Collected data
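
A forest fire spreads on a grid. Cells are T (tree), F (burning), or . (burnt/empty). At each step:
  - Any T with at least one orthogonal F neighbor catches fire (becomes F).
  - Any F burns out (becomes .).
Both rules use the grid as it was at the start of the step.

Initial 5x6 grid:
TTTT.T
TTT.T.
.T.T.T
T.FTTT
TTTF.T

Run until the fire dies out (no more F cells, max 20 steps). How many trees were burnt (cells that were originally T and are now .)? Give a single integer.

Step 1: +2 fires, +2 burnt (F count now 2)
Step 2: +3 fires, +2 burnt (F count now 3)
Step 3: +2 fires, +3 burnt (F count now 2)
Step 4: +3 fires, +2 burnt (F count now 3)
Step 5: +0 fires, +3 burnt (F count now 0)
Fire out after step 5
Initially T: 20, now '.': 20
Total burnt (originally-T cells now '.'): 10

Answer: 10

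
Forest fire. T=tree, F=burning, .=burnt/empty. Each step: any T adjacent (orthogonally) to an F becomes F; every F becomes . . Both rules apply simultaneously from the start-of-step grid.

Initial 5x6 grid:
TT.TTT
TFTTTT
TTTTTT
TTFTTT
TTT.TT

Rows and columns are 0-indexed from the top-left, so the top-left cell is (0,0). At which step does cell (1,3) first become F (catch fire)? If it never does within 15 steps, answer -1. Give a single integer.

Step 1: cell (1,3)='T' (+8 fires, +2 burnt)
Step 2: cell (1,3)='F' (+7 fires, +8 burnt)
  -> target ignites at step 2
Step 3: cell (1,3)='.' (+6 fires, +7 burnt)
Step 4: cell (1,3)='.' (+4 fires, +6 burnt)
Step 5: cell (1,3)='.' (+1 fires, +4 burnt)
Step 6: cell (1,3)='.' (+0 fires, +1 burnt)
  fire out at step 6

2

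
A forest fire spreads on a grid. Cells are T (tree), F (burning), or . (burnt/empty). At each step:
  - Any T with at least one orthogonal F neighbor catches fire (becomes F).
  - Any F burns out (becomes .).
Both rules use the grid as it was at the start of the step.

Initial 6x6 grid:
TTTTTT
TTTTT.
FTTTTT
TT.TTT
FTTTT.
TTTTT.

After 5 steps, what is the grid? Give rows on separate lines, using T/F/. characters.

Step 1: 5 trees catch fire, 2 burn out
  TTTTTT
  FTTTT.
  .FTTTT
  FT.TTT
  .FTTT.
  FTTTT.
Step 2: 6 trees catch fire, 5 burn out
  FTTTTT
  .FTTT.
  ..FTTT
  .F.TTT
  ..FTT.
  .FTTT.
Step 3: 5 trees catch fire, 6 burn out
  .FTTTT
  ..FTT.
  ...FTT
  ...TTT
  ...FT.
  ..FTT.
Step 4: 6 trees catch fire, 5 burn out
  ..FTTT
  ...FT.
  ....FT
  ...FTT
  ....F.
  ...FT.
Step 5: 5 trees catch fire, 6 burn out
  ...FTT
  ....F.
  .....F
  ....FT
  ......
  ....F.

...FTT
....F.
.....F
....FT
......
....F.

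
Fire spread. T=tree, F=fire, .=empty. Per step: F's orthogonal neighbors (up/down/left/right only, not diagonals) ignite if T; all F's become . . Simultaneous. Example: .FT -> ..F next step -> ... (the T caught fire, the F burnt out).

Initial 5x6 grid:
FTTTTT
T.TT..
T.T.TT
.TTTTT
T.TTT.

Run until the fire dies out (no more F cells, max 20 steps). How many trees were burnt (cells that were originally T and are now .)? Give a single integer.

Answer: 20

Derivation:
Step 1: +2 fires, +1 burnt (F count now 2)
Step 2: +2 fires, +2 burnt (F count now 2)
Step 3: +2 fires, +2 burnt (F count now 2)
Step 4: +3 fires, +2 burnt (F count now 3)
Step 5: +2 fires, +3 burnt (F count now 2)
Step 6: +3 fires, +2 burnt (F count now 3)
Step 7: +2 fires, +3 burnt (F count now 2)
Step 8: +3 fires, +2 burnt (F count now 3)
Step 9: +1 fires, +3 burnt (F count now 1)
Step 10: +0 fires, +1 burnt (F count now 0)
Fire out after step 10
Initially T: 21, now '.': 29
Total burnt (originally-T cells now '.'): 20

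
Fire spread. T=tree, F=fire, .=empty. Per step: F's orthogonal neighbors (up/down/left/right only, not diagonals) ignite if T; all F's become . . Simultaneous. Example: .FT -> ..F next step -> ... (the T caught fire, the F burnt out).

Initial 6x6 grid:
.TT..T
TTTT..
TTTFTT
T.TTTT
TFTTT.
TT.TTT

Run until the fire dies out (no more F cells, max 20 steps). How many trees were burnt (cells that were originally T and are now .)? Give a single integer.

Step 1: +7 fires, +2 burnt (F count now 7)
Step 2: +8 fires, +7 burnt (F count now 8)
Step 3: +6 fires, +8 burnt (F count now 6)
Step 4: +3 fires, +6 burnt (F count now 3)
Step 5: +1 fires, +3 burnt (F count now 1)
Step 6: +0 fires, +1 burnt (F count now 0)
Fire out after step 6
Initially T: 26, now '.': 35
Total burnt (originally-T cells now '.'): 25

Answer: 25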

__Problem requirements__
Print each entry above again, exactly as it was given.

__Answer__
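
A forest fire spreads on a grid. Cells are T (tree), F (burning), or . (burnt/empty). At each step:
  - Any T with at least one orthogonal F neighbor catches fire (becomes F).
  - Any F burns out (becomes .).
Both rules use the grid as it was at the start of the step.

Initial 5x6 grid:
TTTT.T
TTT.T.
.T.T.T
T.FTTT
TTTF.T

Run until the fire dies out (no more F cells, max 20 steps). How many trees were burnt (cells that were originally T and are now .)? Give a single integer.

Step 1: +2 fires, +2 burnt (F count now 2)
Step 2: +3 fires, +2 burnt (F count now 3)
Step 3: +2 fires, +3 burnt (F count now 2)
Step 4: +3 fires, +2 burnt (F count now 3)
Step 5: +0 fires, +3 burnt (F count now 0)
Fire out after step 5
Initially T: 20, now '.': 20
Total burnt (originally-T cells now '.'): 10

Answer: 10

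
Forest fire. T=tree, F=burning, .=burnt/empty. Each step: any T adjacent (orthogonally) to an F becomes F; every F becomes . . Both rules apply simultaneously from the start-of-step grid.

Initial 5x6 grid:
TT.TTT
TFTTTT
TTTTTT
TTFTTT
TTT.TT

Rows and columns are 0-indexed from the top-left, so the top-left cell is (0,0). At which step does cell (1,3) first become F (catch fire)? If it never does within 15 steps, answer -1. Give a single integer.

Step 1: cell (1,3)='T' (+8 fires, +2 burnt)
Step 2: cell (1,3)='F' (+7 fires, +8 burnt)
  -> target ignites at step 2
Step 3: cell (1,3)='.' (+6 fires, +7 burnt)
Step 4: cell (1,3)='.' (+4 fires, +6 burnt)
Step 5: cell (1,3)='.' (+1 fires, +4 burnt)
Step 6: cell (1,3)='.' (+0 fires, +1 burnt)
  fire out at step 6

2

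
A forest fire spreads on a grid. Cells are T (tree), F (burning), or . (burnt/empty). At each step:
  - Any T with at least one orthogonal F neighbor catches fire (becomes F).
  - Any F burns out (becomes .).
Both rules use the grid as it was at the start of the step.

Initial 6x6 grid:
TTTTTT
TTTTT.
FTTTTT
TT.TTT
FTTTT.
TTTTT.

After 5 steps, what is the grid? Give rows on separate lines, using T/F/. characters.

Step 1: 5 trees catch fire, 2 burn out
  TTTTTT
  FTTTT.
  .FTTTT
  FT.TTT
  .FTTT.
  FTTTT.
Step 2: 6 trees catch fire, 5 burn out
  FTTTTT
  .FTTT.
  ..FTTT
  .F.TTT
  ..FTT.
  .FTTT.
Step 3: 5 trees catch fire, 6 burn out
  .FTTTT
  ..FTT.
  ...FTT
  ...TTT
  ...FT.
  ..FTT.
Step 4: 6 trees catch fire, 5 burn out
  ..FTTT
  ...FT.
  ....FT
  ...FTT
  ....F.
  ...FT.
Step 5: 5 trees catch fire, 6 burn out
  ...FTT
  ....F.
  .....F
  ....FT
  ......
  ....F.

...FTT
....F.
.....F
....FT
......
....F.

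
Fire spread. T=tree, F=fire, .=empty. Per step: F's orthogonal neighbors (up/down/left/right only, not diagonals) ignite if T; all F's become . . Simultaneous. Example: .FT -> ..F next step -> ... (the T caught fire, the F burnt out).

Initial 5x6 grid:
FTTTTT
T.TT..
T.T.TT
.TTTTT
T.TTT.

Run until the fire dies out (no more F cells, max 20 steps). How many trees were burnt (cells that were originally T and are now .)? Give a single integer.

Answer: 20

Derivation:
Step 1: +2 fires, +1 burnt (F count now 2)
Step 2: +2 fires, +2 burnt (F count now 2)
Step 3: +2 fires, +2 burnt (F count now 2)
Step 4: +3 fires, +2 burnt (F count now 3)
Step 5: +2 fires, +3 burnt (F count now 2)
Step 6: +3 fires, +2 burnt (F count now 3)
Step 7: +2 fires, +3 burnt (F count now 2)
Step 8: +3 fires, +2 burnt (F count now 3)
Step 9: +1 fires, +3 burnt (F count now 1)
Step 10: +0 fires, +1 burnt (F count now 0)
Fire out after step 10
Initially T: 21, now '.': 29
Total burnt (originally-T cells now '.'): 20

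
Fire spread. T=tree, F=fire, .=empty. Per step: F's orthogonal neighbors (up/down/left/right only, not diagonals) ignite if T; all F's become . . Simultaneous. Example: .FT -> ..F next step -> ... (the T caught fire, the F burnt out).

Initial 6x6 grid:
.TT..T
TTTT..
TTTFTT
T.TTTT
TFTTT.
TT.TTT

Run until the fire dies out (no more F cells, max 20 steps). How many trees were burnt (cells that were originally T and are now .)? Give a single integer.

Step 1: +7 fires, +2 burnt (F count now 7)
Step 2: +8 fires, +7 burnt (F count now 8)
Step 3: +6 fires, +8 burnt (F count now 6)
Step 4: +3 fires, +6 burnt (F count now 3)
Step 5: +1 fires, +3 burnt (F count now 1)
Step 6: +0 fires, +1 burnt (F count now 0)
Fire out after step 6
Initially T: 26, now '.': 35
Total burnt (originally-T cells now '.'): 25

Answer: 25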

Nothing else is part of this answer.